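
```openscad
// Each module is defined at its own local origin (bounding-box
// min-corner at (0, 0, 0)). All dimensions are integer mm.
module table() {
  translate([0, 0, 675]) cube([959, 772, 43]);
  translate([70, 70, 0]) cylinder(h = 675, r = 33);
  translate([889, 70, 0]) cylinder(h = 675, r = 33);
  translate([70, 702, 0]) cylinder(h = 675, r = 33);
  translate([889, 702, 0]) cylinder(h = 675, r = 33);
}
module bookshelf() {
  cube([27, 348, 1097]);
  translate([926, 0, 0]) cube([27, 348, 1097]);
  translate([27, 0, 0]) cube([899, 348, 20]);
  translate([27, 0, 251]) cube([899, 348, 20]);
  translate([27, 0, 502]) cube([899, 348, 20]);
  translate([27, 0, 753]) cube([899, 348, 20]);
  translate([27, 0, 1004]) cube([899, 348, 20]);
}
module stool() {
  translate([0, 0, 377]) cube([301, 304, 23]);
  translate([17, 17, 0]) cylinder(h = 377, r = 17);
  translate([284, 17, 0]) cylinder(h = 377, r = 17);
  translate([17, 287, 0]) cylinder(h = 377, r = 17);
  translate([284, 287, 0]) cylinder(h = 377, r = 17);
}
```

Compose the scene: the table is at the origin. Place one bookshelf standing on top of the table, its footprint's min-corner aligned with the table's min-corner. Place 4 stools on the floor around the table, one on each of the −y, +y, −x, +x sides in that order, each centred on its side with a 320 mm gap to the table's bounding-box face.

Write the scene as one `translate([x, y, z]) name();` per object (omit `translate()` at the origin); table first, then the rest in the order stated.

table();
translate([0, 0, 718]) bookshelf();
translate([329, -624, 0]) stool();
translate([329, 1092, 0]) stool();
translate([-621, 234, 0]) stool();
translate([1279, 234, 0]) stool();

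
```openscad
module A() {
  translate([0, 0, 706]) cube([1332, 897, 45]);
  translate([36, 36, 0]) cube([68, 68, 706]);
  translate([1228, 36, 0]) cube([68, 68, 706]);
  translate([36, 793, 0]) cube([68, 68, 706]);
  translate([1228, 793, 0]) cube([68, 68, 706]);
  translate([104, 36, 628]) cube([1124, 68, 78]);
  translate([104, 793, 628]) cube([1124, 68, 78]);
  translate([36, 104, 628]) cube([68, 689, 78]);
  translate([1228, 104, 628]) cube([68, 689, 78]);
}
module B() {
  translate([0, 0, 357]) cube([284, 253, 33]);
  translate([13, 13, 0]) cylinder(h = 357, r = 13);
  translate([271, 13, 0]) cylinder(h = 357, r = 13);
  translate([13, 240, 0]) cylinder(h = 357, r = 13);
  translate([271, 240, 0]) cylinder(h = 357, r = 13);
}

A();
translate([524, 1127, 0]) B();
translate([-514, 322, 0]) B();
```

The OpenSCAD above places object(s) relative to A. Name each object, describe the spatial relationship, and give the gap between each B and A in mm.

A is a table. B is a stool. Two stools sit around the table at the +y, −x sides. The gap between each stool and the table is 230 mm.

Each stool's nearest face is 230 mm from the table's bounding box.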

◇ ◇ ◇ ◇ ◇ ◇ ◇

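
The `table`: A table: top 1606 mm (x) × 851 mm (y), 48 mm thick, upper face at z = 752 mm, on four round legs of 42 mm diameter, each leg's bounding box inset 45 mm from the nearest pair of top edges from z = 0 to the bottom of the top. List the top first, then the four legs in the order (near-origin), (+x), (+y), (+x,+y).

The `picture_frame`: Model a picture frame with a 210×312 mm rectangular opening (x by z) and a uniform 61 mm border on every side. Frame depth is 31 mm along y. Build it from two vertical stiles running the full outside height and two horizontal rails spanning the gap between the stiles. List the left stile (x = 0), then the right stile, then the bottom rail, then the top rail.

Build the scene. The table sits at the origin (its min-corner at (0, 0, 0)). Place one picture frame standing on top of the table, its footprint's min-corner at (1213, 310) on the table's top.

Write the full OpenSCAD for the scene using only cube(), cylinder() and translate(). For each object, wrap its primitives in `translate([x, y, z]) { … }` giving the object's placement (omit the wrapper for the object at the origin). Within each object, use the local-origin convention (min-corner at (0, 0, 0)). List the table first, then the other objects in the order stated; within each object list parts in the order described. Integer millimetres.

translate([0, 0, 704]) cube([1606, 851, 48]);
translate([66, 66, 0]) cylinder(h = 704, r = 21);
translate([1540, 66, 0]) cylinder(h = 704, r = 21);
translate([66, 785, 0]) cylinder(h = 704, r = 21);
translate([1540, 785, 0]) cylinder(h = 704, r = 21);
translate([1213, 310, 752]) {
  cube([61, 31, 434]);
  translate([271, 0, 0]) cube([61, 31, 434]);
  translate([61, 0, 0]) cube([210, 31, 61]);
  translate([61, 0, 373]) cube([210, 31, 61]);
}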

◇ ◇ ◇ ◇ ◇ ◇ ◇

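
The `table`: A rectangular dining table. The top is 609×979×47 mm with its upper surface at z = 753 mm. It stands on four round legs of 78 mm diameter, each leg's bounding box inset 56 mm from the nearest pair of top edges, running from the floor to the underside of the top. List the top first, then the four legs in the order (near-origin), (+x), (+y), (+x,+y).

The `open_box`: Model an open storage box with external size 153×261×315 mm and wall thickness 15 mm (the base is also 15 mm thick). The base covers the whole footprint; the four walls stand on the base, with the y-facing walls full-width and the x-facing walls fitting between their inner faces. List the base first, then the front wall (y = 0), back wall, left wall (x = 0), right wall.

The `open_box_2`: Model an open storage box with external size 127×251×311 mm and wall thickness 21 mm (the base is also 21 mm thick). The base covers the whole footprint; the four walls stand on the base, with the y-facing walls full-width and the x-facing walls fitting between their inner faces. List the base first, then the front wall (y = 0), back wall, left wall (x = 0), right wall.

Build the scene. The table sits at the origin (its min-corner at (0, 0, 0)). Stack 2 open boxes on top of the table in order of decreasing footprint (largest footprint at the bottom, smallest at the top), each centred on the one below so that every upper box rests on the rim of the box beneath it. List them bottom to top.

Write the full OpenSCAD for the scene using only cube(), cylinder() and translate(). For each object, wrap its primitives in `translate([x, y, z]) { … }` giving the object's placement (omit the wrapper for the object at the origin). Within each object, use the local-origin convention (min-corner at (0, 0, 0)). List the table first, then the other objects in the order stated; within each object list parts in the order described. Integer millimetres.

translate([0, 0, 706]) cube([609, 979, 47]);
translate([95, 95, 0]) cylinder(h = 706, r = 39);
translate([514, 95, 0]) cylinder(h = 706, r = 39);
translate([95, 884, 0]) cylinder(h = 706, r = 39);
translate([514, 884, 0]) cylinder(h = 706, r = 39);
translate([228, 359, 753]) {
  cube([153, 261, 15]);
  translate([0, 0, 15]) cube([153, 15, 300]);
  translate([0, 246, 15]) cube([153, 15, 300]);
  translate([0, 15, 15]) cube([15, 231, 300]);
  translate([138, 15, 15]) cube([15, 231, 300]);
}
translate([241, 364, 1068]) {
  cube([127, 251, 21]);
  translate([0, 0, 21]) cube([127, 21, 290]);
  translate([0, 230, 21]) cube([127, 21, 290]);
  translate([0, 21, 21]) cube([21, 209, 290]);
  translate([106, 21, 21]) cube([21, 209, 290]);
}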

◇ ◇ ◇ ◇ ◇ ◇ ◇

**Instructions for the task:**
Give back, exactly as written, the stretch from the line with "external size 153×261×315" through the line with "bottom to top.", and no other lines from the records above.

**Result of this task:**
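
The `open_box`: Model an open storage box with external size 153×261×315 mm and wall thickness 15 mm (the base is also 15 mm thick). The base covers the whole footprint; the four walls stand on the base, with the y-facing walls full-width and the x-facing walls fitting between their inner faces. List the base first, then the front wall (y = 0), back wall, left wall (x = 0), right wall.

The `open_box_2`: Model an open storage box with external size 127×251×311 mm and wall thickness 21 mm (the base is also 21 mm thick). The base covers the whole footprint; the four walls stand on the base, with the y-facing walls full-width and the x-facing walls fitting between their inner faces. List the base first, then the front wall (y = 0), back wall, left wall (x = 0), right wall.

Build the scene. The table sits at the origin (its min-corner at (0, 0, 0)). Stack 2 open boxes on top of the table in order of decreasing footprint (largest footprint at the bottom, smallest at the top), each centred on the one below so that every upper box rests on the rim of the box beneath it. List them bottom to top.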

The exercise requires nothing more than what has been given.